**EXERCISE OBJECTIVE:** In the records that come next, find every line with "Consider". Return those lines.
--- START ---
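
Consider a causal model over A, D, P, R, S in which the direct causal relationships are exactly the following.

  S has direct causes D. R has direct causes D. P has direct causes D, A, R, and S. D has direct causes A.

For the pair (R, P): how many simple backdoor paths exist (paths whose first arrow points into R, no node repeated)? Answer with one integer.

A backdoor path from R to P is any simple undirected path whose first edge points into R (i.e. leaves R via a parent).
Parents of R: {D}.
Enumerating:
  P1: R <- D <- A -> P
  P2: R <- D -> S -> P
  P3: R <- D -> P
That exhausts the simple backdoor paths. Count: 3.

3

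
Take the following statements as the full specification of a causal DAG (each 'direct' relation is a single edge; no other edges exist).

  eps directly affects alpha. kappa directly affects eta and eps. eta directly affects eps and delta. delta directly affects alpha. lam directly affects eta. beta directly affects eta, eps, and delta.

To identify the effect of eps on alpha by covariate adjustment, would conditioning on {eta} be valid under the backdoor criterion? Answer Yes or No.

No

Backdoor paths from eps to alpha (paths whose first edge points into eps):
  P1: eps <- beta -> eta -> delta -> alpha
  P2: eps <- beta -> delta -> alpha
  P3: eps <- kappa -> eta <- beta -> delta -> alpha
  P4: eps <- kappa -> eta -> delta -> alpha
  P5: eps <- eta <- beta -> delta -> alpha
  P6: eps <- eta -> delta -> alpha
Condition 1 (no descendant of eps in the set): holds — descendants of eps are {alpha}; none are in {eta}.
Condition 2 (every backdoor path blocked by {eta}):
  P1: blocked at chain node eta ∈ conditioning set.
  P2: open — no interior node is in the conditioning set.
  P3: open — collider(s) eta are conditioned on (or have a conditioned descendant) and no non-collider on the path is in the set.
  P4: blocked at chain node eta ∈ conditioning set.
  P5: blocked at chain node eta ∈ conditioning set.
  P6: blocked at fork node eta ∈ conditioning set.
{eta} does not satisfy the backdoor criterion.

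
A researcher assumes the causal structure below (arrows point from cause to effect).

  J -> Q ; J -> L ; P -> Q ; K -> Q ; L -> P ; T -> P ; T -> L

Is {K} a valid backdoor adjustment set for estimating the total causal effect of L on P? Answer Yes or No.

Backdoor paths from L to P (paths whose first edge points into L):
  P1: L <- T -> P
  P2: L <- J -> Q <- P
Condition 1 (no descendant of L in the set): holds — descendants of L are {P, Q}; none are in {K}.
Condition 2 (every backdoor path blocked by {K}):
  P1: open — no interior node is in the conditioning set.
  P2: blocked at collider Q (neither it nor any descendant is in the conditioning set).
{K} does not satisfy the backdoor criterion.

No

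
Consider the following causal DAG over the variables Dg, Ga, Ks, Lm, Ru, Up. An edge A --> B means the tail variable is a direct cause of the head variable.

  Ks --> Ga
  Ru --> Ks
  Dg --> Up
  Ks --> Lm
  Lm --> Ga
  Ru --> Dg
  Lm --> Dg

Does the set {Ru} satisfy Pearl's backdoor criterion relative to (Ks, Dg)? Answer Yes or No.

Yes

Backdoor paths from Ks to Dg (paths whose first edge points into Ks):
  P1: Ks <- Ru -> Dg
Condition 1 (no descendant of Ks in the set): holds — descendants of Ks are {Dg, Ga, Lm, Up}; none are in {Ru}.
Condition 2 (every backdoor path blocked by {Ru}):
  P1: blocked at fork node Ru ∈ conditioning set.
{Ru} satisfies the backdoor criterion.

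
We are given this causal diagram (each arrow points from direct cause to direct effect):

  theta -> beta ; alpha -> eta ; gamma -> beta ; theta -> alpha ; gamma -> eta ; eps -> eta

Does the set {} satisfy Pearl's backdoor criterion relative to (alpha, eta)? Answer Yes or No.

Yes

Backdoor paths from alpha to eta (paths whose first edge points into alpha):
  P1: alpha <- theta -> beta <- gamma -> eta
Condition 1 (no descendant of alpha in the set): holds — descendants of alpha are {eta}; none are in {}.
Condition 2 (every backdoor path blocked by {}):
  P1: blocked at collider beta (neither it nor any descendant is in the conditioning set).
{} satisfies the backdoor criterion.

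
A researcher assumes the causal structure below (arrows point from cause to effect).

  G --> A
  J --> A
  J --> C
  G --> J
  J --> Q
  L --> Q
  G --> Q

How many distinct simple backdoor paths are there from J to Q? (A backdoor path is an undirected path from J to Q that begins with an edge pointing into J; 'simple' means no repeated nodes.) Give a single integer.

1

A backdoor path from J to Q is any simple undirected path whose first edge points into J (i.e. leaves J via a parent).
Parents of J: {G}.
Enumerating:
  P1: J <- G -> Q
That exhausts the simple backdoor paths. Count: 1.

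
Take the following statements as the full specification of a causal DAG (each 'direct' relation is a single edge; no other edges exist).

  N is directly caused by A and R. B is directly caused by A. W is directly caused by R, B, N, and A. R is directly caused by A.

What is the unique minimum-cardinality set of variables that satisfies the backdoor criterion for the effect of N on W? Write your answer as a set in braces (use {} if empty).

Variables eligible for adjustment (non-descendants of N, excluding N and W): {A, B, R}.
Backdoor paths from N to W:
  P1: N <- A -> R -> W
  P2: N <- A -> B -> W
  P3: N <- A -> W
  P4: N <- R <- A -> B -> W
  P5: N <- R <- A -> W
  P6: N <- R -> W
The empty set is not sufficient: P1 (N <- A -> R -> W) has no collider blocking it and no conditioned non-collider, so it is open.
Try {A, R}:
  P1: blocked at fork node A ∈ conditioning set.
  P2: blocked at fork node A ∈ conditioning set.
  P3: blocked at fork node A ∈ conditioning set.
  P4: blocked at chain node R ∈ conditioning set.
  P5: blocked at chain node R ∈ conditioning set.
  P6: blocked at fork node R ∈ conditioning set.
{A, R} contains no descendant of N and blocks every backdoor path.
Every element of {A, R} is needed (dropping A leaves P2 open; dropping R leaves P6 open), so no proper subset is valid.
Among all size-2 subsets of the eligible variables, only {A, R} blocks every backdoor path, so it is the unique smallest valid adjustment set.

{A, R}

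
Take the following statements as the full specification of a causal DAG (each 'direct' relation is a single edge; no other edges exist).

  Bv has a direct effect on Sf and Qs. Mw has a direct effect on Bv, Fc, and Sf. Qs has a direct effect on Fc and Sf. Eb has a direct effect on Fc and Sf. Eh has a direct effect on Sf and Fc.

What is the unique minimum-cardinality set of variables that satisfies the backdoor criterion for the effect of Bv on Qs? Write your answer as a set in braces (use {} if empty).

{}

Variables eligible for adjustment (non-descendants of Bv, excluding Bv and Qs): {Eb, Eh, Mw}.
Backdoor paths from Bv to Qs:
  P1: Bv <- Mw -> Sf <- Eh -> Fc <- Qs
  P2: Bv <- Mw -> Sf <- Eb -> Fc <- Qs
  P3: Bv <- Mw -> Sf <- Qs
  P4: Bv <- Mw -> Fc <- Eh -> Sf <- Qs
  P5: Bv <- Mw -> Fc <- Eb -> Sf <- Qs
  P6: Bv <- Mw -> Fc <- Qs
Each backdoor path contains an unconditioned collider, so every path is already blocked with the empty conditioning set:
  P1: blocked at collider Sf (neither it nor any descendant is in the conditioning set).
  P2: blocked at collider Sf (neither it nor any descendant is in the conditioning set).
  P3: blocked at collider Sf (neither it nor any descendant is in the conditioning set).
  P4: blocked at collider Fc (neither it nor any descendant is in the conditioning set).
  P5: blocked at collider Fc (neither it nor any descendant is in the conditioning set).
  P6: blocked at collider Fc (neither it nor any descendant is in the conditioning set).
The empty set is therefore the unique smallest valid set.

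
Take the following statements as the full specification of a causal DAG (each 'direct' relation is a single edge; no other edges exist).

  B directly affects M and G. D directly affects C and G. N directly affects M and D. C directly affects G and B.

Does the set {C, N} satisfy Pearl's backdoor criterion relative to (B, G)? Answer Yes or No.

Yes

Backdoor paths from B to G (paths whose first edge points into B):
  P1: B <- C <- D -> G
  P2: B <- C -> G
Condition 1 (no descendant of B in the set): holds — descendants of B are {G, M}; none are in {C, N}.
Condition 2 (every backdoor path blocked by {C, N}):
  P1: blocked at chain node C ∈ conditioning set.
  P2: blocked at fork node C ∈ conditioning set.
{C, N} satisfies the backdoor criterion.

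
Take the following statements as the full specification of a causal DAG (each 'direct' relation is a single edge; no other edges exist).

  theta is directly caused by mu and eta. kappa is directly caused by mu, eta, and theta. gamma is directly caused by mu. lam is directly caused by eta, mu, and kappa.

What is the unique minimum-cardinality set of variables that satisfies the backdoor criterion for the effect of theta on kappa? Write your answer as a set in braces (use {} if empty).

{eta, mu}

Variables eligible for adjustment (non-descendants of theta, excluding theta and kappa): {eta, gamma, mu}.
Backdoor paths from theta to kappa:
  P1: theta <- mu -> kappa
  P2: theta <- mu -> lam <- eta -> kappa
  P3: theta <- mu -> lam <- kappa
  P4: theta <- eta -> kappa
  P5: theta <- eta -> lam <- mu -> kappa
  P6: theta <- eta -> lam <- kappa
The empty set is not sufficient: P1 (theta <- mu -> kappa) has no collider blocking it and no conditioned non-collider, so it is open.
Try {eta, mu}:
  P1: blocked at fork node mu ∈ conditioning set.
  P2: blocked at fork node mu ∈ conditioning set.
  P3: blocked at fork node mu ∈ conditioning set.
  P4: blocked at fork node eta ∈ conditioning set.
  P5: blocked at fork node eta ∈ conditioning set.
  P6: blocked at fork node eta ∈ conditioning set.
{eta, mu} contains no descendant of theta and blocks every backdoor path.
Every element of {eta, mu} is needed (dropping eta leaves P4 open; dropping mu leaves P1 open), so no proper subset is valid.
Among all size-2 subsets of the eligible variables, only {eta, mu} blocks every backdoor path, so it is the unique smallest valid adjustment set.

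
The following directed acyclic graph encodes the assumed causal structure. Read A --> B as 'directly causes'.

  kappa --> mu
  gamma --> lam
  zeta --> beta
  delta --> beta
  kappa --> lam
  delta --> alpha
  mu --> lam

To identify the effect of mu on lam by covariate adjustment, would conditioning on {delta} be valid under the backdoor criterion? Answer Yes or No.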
--- END ---
--- START ---
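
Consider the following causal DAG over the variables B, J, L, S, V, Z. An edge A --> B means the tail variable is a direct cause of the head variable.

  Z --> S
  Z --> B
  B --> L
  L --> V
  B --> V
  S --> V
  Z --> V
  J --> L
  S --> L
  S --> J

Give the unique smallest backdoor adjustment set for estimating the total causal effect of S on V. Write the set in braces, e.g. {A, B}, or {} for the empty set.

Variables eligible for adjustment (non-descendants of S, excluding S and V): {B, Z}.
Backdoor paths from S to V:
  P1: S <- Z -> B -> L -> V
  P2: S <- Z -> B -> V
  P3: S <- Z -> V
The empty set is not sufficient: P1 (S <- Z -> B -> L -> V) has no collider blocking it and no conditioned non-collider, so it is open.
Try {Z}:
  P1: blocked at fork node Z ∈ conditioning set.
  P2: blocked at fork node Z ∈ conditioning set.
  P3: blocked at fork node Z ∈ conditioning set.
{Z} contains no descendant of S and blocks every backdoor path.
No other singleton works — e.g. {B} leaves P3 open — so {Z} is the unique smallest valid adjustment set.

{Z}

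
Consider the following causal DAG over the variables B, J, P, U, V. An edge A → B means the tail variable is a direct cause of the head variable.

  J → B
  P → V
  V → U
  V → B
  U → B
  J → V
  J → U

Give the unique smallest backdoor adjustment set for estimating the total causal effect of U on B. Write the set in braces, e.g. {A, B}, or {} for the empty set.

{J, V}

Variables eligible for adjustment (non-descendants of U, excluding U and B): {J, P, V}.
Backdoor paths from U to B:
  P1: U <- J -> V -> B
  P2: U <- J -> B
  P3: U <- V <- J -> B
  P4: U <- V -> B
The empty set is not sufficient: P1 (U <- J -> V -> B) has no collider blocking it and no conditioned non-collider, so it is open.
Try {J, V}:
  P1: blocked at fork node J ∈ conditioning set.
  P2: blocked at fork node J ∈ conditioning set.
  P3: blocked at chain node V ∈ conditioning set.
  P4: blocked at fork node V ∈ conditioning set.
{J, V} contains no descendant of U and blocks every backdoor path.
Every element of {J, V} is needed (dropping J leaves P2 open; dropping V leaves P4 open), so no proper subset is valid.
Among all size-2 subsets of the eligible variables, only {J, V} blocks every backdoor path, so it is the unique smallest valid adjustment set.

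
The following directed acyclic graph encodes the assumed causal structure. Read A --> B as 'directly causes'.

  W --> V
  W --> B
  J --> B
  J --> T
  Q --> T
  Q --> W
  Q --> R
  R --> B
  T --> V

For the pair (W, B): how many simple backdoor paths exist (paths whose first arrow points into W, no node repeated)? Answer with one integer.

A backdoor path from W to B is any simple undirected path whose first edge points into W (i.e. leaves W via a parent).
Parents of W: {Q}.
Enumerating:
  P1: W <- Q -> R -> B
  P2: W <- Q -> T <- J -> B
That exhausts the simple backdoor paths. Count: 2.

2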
--- END ---
**WRITTEN SOLUTION:**
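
Consider a causal model over A, D, P, R, S in which the direct causal relationships are exactly the following.
Consider the following causal DAG over the variables Dg, Ga, Ks, Lm, Ru, Up. An edge A --> B means the tail variable is a direct cause of the head variable.
Consider the following causal DAG over the variables B, J, L, S, V, Z. An edge A --> B means the tail variable is a direct cause of the head variable.
Consider the following causal DAG over the variables B, J, P, U, V. An edge A → B means the tail variable is a direct cause of the head variable.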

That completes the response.